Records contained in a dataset

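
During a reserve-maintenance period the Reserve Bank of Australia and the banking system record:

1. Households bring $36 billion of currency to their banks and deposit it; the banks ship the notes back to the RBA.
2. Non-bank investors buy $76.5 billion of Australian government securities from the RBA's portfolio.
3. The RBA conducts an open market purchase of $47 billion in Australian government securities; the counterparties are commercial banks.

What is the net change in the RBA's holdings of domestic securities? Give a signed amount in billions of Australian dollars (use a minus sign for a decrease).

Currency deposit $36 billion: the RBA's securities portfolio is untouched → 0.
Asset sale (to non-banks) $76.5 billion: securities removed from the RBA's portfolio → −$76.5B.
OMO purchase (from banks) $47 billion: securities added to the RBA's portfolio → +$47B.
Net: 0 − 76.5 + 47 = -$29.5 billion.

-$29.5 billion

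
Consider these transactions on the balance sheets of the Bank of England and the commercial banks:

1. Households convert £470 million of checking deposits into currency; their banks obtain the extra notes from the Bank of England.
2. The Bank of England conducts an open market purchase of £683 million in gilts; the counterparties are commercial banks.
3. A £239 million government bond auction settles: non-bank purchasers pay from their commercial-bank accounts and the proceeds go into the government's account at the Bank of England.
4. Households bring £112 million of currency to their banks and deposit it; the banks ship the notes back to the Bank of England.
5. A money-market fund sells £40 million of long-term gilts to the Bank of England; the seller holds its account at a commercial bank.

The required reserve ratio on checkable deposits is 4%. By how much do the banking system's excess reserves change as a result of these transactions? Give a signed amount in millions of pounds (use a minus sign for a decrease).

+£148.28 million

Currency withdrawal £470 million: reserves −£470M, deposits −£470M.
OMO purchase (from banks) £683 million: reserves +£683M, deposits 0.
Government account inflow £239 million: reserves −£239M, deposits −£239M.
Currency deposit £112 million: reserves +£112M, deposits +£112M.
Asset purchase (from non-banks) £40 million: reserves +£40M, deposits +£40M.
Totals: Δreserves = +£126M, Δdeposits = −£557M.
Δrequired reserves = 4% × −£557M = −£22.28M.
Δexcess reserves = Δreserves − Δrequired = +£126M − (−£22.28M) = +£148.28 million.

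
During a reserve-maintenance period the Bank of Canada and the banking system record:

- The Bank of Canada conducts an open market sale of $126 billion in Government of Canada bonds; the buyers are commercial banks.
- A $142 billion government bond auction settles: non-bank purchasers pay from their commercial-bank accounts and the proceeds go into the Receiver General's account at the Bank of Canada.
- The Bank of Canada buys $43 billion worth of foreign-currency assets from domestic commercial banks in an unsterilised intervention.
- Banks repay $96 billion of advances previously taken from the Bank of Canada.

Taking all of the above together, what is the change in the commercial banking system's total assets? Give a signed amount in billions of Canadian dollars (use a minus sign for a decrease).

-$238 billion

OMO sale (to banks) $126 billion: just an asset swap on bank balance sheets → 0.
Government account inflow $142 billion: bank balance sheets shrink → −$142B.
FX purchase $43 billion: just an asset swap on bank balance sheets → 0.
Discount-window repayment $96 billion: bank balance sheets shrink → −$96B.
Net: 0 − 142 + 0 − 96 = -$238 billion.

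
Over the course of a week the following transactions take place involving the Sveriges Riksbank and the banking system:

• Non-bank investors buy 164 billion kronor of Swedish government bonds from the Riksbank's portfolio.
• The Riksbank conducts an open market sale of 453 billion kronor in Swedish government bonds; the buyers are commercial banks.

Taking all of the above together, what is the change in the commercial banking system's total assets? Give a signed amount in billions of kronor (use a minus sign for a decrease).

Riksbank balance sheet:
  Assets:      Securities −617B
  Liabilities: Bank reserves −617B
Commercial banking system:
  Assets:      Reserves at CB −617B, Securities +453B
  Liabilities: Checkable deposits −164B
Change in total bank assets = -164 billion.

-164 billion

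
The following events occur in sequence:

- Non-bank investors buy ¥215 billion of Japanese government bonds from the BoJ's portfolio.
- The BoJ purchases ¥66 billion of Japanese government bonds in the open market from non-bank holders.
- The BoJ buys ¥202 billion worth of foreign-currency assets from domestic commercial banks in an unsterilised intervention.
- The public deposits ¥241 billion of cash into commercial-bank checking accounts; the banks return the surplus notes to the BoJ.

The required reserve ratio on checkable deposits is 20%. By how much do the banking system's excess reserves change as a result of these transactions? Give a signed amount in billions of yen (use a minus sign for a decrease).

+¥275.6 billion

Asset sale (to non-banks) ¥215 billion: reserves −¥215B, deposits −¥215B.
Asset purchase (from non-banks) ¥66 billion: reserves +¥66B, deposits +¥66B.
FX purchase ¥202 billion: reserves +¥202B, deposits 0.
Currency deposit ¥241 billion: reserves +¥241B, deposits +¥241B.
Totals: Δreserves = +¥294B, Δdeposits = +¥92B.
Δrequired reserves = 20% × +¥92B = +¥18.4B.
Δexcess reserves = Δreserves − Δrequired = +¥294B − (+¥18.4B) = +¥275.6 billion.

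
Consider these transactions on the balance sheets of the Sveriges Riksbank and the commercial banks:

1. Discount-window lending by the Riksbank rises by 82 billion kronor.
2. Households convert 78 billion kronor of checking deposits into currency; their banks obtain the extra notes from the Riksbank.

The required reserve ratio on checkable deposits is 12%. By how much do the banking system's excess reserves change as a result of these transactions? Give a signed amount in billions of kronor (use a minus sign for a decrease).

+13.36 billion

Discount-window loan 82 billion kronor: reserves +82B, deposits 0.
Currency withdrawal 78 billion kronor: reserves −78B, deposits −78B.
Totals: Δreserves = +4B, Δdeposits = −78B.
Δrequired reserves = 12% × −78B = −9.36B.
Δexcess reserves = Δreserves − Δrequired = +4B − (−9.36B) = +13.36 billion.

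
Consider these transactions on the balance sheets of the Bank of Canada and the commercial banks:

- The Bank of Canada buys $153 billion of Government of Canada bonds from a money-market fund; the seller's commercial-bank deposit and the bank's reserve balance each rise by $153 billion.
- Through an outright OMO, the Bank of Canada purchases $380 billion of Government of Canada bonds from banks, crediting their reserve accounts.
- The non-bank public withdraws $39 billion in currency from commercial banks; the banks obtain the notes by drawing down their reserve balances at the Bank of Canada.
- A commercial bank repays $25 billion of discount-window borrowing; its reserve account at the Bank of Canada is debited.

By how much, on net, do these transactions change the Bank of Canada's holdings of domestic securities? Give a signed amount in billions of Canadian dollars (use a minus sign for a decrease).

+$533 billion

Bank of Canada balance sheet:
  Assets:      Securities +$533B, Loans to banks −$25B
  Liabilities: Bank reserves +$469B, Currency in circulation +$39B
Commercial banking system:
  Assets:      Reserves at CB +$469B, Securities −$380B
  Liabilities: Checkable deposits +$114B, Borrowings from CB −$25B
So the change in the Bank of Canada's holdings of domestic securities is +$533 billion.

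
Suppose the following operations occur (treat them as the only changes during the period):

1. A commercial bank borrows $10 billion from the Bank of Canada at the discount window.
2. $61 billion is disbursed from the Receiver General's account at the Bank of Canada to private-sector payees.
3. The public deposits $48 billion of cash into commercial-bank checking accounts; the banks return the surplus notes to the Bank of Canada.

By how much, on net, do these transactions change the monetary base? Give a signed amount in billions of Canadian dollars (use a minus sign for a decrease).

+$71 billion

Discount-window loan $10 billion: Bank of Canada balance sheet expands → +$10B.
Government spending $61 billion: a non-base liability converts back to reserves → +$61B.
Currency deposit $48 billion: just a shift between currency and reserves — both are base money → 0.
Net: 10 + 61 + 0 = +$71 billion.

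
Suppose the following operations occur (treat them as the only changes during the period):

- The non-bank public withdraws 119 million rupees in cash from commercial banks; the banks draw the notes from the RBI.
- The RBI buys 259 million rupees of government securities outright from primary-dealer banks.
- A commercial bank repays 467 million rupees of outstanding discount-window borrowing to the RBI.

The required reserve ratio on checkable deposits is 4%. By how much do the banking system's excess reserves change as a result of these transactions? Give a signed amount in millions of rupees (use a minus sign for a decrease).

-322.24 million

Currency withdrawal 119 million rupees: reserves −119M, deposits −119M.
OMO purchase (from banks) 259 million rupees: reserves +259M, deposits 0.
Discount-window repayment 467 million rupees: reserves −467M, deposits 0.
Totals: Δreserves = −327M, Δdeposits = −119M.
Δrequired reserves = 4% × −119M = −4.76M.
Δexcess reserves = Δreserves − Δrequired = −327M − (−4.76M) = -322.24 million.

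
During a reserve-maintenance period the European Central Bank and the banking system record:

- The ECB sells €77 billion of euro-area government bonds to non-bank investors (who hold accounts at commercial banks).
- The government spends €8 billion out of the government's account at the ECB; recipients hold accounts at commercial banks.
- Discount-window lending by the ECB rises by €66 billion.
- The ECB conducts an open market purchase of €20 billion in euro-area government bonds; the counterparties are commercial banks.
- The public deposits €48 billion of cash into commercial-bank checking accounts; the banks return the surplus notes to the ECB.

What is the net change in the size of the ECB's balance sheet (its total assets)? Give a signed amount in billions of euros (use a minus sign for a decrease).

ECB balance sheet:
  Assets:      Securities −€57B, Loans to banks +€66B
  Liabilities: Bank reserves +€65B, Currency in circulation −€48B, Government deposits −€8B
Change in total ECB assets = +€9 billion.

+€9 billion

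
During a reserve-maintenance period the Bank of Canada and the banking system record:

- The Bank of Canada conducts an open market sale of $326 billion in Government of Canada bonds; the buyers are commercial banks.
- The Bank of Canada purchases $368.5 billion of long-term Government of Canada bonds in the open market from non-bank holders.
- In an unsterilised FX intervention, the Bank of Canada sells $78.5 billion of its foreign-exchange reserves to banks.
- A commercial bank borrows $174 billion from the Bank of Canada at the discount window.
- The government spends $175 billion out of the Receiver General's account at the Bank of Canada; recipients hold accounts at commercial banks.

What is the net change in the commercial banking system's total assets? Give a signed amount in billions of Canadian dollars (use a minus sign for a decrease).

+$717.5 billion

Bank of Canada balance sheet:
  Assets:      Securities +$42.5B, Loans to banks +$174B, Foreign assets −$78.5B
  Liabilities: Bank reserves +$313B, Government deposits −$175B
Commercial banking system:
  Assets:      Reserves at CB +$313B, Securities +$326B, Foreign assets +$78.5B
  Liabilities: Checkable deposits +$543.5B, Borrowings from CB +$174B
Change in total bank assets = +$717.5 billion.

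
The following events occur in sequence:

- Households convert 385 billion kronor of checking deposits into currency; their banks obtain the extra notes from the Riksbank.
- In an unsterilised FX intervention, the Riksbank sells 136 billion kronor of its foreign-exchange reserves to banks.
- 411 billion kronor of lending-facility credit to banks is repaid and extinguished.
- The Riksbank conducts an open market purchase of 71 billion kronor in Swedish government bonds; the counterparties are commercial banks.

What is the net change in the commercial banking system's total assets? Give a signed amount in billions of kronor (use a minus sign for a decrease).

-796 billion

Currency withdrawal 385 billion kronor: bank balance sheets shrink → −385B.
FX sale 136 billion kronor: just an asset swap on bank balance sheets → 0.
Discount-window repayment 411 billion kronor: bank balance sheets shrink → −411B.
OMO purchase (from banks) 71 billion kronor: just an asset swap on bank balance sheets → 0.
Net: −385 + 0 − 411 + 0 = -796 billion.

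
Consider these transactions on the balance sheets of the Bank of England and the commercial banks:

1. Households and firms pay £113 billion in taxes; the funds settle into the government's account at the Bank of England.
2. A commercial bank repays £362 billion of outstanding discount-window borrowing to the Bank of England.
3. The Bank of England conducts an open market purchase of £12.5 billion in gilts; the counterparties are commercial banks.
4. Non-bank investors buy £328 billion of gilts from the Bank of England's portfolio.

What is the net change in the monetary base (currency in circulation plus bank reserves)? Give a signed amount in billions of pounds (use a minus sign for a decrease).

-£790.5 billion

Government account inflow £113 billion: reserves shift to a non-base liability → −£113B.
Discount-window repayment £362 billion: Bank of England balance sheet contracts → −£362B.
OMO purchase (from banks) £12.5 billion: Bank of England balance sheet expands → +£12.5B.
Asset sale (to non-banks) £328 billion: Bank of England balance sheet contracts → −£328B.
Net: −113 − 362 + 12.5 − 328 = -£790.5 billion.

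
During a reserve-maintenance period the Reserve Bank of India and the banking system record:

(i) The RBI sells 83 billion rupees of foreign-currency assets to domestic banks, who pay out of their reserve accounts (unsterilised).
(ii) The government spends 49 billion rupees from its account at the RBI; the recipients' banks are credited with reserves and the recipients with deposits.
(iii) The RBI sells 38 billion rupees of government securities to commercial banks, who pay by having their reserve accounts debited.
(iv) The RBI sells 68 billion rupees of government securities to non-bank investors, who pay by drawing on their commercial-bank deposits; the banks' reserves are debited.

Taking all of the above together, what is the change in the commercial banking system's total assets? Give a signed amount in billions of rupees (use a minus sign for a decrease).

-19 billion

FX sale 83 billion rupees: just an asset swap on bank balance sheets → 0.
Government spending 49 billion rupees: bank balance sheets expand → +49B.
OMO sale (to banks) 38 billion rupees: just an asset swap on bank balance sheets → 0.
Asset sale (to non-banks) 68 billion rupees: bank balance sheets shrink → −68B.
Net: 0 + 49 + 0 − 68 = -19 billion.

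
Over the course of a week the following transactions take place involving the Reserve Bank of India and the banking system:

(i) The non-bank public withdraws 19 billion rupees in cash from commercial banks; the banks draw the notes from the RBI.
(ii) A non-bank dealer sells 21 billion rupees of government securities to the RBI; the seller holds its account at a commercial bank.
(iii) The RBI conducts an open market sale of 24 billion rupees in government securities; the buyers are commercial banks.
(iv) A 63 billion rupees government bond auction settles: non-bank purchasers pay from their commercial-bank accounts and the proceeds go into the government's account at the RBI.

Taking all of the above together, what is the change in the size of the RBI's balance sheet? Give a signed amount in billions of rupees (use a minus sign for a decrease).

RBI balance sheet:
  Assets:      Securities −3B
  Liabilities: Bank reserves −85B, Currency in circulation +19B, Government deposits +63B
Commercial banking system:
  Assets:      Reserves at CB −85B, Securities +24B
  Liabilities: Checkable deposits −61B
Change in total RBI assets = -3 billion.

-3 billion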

What is being asked
After locating the line holding "sale of $326" above, output exactly that line and every line after it through the line holding "- The government spends $175". Include nothing else.

Answer to this task
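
- The Bank of Canada conducts an open market sale of $326 billion in Government of Canada bonds; the buyers are commercial banks.
- The Bank of Canada purchases $368.5 billion of long-term Government of Canada bonds in the open market from non-bank holders.
- In an unsterilised FX intervention, the Bank of Canada sells $78.5 billion of its foreign-exchange reserves to banks.
- A commercial bank borrows $174 billion from the Bank of Canada at the discount window.
- The government spends $175 billion out of the Receiver General's account at the Bank of Canada; recipients hold accounts at commercial banks.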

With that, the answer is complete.